*** Records provided Section Begins ***

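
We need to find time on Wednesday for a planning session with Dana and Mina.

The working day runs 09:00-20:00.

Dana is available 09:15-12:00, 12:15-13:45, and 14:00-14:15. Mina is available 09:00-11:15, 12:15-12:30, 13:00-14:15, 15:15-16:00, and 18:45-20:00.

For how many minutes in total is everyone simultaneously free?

195 minutes

Dana ∩ Mina: 09:15–11:15, 12:15–12:30, 13:00–13:45, 14:00–14:15.
Total common minutes: 120 + 15 + 45 + 15 = 195.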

*** Records provided Section Ends ***

# Exercise requirements:
Exactly the lines from the one containing "The working day runs 09:00-20:00." through the final line above, and only those, should be given again.

# Task response:
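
The working day runs 09:00-20:00.

Dana is available 09:15-12:00, 12:15-13:45, and 14:00-14:15. Mina is available 09:00-11:15, 12:15-12:30, 13:00-14:15, 15:15-16:00, and 18:45-20:00.

For how many minutes in total is everyone simultaneously free?

195 minutes

Dana ∩ Mina: 09:15–11:15, 12:15–12:30, 13:00–13:45, 14:00–14:15.
Total common minutes: 120 + 15 + 45 + 15 = 195.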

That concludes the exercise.